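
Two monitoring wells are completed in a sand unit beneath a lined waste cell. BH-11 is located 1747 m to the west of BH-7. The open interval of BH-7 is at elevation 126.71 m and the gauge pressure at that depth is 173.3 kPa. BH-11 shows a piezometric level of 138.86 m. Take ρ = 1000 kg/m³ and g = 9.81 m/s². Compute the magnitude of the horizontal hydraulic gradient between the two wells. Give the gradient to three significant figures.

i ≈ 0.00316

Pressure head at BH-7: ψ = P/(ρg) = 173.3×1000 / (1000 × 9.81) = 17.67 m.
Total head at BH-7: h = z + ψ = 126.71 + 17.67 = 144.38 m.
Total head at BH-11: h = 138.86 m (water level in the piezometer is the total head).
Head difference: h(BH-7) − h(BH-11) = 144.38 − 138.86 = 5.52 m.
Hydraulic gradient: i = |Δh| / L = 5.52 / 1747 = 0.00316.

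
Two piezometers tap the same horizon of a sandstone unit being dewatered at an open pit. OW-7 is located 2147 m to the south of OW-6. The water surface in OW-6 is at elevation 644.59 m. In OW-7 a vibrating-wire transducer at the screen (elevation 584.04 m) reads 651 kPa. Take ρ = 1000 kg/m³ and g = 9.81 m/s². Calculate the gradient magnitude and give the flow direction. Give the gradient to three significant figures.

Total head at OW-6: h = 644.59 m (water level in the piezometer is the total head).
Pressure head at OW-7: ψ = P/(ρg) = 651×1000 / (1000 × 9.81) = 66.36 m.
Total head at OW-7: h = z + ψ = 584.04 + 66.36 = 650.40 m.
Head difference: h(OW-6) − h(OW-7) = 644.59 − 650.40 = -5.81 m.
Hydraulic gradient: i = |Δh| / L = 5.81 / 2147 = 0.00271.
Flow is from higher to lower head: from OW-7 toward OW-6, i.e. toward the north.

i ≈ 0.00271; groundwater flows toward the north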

- _Work order_: Restate the data above word for word. Leave nothing out.

- _Task response_:
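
Two monitoring wells are completed in a sand unit beneath a lined waste cell. BH-11 is located 1747 m to the west of BH-7. The open interval of BH-7 is at elevation 126.71 m and the gauge pressure at that depth is 173.3 kPa. BH-11 shows a piezometric level of 138.86 m. Take ρ = 1000 kg/m³ and g = 9.81 m/s². Compute the magnitude of the horizontal hydraulic gradient between the two wells. Give the gradient to three significant figures.

i ≈ 0.00316

Pressure head at BH-7: ψ = P/(ρg) = 173.3×1000 / (1000 × 9.81) = 17.67 m.
Total head at BH-7: h = z + ψ = 126.71 + 17.67 = 144.38 m.
Total head at BH-11: h = 138.86 m (water level in the piezometer is the total head).
Head difference: h(BH-7) − h(BH-11) = 144.38 − 138.86 = 5.52 m.
Hydraulic gradient: i = |Δh| / L = 5.52 / 1747 = 0.00316.

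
Two piezometers tap the same horizon of a sandstone unit being dewatered at an open pit. OW-7 is located 2147 m to the south of OW-6. The water surface in OW-6 is at elevation 644.59 m. In OW-7 a vibrating-wire transducer at the screen (elevation 584.04 m) reads 651 kPa. Take ρ = 1000 kg/m³ and g = 9.81 m/s². Calculate the gradient magnitude and give the flow direction. Give the gradient to three significant figures.

Total head at OW-6: h = 644.59 m (water level in the piezometer is the total head).
Pressure head at OW-7: ψ = P/(ρg) = 651×1000 / (1000 × 9.81) = 66.36 m.
Total head at OW-7: h = z + ψ = 584.04 + 66.36 = 650.40 m.
Head difference: h(OW-6) − h(OW-7) = 644.59 − 650.40 = -5.81 m.
Hydraulic gradient: i = |Δh| / L = 5.81 / 2147 = 0.00271.
Flow is from higher to lower head: from OW-7 toward OW-6, i.e. toward the north.

i ≈ 0.00271; groundwater flows toward the north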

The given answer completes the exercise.